SOURCE MATERIAL section start

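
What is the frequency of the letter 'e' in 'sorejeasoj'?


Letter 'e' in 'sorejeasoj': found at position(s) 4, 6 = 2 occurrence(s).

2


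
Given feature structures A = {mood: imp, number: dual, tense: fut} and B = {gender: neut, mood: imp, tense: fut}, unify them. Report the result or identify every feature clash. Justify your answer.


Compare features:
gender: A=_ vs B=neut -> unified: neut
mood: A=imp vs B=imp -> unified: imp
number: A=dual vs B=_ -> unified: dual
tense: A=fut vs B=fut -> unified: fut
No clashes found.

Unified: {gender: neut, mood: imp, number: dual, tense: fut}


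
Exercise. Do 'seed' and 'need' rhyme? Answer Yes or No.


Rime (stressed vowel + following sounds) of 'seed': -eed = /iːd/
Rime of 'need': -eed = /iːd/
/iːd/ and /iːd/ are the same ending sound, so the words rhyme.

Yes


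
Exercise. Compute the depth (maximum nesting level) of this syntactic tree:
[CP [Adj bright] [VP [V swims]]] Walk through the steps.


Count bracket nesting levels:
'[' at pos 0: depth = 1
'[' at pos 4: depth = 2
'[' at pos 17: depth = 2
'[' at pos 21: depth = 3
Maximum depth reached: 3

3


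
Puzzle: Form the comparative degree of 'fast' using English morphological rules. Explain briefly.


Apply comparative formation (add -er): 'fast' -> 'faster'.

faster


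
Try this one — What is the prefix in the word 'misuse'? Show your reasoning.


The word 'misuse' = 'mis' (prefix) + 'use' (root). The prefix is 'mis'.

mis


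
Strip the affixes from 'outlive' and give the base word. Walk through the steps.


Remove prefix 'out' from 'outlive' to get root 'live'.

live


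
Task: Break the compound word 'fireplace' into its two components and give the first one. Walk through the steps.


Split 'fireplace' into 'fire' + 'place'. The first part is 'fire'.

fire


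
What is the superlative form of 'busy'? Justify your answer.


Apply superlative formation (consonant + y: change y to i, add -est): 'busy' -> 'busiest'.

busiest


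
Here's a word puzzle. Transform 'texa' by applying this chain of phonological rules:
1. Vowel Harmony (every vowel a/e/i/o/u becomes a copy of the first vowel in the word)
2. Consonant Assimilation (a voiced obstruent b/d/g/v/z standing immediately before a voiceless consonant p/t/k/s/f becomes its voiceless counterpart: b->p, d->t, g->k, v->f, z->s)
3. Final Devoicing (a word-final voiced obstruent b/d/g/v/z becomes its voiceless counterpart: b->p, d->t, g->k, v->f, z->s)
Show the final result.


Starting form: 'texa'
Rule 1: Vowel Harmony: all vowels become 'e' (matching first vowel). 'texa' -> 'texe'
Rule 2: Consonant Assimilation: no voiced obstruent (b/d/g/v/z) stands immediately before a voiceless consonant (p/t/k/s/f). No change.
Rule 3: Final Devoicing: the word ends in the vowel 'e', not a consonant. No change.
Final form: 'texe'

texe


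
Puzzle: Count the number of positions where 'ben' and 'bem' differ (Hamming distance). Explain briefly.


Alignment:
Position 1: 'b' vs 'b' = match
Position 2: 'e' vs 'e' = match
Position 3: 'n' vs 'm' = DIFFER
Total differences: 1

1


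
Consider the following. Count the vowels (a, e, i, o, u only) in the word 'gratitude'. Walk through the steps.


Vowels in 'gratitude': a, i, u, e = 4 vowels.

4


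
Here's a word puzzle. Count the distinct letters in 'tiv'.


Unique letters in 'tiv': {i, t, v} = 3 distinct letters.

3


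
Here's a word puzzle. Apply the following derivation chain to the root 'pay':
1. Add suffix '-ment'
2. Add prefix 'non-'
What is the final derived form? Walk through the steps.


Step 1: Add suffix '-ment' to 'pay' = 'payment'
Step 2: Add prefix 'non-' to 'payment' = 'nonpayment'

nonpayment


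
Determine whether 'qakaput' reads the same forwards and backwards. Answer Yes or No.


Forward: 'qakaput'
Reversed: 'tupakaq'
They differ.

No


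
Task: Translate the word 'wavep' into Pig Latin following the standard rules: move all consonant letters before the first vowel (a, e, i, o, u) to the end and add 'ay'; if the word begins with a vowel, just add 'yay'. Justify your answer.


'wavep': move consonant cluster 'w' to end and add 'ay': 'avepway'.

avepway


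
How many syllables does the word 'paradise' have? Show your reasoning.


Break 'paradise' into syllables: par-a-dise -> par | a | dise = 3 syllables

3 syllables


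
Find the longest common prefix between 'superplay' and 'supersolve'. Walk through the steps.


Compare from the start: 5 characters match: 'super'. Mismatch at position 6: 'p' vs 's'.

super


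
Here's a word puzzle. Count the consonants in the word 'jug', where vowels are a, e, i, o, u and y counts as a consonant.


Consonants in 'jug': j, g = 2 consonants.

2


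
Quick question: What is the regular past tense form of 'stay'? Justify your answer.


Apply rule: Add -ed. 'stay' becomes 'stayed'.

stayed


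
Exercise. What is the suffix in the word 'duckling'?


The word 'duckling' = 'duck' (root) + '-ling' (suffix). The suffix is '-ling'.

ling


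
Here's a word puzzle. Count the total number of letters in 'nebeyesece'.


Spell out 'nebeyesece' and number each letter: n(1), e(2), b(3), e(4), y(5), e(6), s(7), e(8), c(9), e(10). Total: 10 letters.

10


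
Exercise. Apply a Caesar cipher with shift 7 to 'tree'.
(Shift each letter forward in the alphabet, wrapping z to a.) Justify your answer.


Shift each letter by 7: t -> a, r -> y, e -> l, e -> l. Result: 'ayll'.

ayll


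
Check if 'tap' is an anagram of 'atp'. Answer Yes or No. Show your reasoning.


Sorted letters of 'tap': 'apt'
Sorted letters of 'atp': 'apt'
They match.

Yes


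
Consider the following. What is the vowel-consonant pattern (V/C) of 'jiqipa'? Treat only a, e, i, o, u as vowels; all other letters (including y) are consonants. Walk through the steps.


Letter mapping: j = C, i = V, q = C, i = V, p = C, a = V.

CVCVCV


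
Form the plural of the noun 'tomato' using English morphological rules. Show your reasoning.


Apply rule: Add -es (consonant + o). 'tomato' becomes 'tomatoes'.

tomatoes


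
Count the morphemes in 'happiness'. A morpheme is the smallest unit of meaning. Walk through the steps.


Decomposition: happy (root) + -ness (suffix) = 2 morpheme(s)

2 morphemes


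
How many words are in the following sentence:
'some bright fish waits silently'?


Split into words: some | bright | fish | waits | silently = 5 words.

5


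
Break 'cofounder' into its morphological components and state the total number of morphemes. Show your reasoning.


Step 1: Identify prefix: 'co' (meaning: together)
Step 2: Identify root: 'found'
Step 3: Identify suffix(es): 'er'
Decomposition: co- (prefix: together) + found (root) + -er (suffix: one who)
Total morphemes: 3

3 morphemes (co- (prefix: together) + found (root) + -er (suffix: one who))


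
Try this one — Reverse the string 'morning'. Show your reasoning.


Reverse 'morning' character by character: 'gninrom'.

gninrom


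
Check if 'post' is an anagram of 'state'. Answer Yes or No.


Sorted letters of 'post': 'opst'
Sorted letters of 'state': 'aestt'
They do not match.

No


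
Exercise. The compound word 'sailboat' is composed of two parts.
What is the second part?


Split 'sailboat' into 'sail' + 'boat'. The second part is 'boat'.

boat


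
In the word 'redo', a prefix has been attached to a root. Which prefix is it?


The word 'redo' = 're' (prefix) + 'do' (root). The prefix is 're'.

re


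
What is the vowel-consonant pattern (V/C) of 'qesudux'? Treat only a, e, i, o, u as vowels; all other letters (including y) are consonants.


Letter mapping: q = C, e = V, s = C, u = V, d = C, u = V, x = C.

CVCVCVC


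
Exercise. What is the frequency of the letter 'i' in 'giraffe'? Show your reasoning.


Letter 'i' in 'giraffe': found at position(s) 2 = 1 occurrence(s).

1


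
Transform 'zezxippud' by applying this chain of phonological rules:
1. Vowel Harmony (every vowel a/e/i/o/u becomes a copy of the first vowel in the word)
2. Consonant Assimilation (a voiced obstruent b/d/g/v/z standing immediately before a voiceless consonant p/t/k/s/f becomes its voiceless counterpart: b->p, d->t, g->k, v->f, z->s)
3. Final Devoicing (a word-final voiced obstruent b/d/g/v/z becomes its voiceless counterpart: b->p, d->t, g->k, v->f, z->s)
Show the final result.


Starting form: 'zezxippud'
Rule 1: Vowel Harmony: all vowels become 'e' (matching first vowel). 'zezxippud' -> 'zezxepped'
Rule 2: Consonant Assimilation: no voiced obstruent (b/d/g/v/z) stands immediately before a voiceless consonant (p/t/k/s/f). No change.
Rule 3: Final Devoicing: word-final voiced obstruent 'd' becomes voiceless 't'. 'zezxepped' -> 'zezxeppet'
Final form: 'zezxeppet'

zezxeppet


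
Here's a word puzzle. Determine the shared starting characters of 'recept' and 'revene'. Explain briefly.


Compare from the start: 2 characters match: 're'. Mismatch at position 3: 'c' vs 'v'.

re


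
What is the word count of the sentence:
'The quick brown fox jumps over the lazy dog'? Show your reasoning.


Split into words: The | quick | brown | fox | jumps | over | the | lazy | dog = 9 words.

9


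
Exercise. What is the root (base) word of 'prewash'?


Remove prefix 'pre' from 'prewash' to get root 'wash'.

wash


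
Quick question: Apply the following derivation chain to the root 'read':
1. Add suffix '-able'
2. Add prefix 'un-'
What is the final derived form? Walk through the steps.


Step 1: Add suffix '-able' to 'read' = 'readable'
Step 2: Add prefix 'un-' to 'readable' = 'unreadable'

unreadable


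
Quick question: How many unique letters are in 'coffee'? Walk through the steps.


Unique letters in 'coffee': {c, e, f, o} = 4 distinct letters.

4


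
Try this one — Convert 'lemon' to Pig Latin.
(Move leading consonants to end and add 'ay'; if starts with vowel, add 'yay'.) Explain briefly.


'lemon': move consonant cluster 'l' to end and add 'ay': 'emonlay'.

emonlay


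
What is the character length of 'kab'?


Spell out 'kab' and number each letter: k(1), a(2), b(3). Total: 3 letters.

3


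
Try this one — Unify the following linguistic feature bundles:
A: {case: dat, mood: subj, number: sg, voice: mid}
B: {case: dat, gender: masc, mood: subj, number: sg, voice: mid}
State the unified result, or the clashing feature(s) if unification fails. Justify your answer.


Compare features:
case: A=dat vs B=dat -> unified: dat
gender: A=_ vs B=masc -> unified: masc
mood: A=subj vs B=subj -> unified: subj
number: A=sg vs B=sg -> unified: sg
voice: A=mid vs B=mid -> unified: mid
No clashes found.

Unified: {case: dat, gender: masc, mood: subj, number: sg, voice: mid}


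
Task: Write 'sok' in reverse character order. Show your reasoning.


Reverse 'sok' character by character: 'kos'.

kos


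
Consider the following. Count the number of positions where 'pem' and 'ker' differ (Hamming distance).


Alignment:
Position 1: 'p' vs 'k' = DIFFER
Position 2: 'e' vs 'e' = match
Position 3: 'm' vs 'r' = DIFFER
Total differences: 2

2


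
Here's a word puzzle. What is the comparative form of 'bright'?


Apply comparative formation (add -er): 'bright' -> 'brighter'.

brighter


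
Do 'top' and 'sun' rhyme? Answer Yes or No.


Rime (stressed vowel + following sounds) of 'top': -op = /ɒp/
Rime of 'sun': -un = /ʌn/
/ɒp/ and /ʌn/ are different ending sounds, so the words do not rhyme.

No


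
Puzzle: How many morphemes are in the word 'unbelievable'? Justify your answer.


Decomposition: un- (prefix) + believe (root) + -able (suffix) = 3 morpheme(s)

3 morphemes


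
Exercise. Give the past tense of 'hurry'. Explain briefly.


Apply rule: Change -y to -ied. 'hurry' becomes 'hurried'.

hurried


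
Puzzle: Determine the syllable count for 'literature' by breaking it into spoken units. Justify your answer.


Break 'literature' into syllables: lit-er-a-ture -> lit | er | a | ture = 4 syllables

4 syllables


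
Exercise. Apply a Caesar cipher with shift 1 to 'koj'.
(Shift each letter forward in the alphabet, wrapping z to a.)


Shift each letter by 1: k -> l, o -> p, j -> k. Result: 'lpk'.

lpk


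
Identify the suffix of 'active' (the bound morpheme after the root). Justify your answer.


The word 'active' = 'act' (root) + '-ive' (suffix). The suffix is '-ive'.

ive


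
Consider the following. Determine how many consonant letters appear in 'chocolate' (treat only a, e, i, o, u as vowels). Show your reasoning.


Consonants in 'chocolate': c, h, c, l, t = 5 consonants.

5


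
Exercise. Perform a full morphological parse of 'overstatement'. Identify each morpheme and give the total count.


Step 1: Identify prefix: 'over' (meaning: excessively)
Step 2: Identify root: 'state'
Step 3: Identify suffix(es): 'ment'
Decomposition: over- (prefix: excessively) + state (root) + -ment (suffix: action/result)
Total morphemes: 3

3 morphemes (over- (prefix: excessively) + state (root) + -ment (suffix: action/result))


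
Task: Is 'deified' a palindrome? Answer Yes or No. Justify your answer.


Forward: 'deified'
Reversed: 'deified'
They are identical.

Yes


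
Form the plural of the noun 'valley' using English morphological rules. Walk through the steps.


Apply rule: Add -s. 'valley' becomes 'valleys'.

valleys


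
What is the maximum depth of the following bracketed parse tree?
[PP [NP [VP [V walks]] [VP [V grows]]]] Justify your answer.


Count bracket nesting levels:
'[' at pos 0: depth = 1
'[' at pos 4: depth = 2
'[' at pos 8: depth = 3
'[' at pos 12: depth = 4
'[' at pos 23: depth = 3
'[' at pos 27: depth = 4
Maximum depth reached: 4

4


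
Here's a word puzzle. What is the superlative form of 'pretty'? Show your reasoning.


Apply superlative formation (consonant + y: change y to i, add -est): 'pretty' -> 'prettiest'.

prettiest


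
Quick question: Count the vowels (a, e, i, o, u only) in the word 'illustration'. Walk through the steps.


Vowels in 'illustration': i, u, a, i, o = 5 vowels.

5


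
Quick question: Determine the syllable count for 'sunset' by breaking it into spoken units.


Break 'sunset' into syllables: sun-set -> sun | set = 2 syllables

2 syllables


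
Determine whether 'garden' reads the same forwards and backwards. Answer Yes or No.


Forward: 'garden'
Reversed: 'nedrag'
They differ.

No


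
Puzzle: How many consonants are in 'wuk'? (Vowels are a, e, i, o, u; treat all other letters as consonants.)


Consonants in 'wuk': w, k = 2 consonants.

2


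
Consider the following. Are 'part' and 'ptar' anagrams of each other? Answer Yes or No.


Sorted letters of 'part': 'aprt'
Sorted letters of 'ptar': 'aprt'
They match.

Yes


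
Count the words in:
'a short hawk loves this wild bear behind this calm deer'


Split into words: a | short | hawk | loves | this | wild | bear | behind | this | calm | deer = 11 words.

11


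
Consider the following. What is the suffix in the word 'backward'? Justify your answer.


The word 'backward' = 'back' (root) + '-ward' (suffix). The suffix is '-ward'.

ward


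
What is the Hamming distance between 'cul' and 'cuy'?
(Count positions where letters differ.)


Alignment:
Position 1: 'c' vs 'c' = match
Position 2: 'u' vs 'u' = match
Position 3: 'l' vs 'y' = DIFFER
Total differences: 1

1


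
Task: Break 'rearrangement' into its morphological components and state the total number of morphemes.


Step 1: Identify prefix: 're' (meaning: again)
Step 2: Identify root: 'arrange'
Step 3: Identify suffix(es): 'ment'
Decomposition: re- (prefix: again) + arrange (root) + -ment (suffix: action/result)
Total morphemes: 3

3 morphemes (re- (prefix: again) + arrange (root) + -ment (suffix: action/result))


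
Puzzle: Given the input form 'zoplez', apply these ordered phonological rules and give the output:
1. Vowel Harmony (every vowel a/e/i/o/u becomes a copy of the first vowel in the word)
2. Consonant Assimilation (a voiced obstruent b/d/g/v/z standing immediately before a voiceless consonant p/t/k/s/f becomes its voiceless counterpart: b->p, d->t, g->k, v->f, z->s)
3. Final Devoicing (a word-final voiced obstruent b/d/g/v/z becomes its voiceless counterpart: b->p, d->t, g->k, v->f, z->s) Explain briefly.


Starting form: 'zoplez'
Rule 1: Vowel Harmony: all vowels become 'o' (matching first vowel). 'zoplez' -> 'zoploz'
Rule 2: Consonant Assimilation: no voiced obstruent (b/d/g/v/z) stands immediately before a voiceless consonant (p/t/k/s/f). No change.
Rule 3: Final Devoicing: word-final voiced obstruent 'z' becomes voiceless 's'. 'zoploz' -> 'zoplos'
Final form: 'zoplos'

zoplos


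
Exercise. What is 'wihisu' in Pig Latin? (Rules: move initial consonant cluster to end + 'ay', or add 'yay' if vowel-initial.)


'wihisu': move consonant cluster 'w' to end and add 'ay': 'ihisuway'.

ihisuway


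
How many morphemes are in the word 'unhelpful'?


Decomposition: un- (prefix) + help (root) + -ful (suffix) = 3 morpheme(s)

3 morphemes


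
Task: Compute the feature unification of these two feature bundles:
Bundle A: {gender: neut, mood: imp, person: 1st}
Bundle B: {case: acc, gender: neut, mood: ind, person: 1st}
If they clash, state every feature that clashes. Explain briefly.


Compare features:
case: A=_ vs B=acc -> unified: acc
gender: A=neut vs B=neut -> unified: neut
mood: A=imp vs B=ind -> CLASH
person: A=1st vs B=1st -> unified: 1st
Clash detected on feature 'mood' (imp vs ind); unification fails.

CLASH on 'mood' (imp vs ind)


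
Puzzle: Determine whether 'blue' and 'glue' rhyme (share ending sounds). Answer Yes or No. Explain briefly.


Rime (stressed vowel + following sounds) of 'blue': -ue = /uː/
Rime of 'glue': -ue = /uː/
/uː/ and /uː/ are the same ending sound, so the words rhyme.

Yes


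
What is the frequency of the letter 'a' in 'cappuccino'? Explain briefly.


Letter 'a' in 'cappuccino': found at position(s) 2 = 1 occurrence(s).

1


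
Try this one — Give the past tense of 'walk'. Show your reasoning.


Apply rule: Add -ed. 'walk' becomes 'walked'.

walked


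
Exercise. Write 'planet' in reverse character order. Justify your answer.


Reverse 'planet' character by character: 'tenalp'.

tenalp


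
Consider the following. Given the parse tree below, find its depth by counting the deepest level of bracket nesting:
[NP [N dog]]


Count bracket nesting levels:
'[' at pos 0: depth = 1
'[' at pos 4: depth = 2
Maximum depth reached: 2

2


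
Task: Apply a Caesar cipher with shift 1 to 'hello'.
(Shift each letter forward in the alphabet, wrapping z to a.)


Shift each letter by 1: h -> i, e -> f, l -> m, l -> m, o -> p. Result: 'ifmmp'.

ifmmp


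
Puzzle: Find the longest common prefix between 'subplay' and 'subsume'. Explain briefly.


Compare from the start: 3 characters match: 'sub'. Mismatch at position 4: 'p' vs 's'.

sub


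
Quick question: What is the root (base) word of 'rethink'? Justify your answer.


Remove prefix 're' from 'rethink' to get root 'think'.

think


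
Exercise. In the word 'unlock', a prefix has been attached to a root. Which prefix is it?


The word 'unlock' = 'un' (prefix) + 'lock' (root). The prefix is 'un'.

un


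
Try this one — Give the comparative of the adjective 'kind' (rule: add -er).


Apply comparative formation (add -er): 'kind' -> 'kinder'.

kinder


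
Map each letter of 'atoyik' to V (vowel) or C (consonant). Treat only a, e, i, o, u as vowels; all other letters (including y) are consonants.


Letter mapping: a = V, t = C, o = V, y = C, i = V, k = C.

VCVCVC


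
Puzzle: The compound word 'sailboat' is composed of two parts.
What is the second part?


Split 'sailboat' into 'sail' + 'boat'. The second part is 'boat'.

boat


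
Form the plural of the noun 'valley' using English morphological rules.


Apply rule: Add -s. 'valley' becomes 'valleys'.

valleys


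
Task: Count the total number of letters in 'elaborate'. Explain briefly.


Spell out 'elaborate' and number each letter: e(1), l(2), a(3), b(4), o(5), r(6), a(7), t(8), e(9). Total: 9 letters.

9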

SOURCE MATERIAL section end

## EXERCISE DIRECTIONS
Look through the material above and print exactly the lines from the one containing "Quick question: How" to the one containing "Try this one — Convert 'lemon' to Pig Latin.", both included, and nothing more.

## FINAL ANSWER
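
Quick question: How many unique letters are in 'coffee'? Walk through the steps.


Unique letters in 'coffee': {c, e, f, o} = 4 distinct letters.

4


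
Try this one — Convert 'lemon' to Pig Latin.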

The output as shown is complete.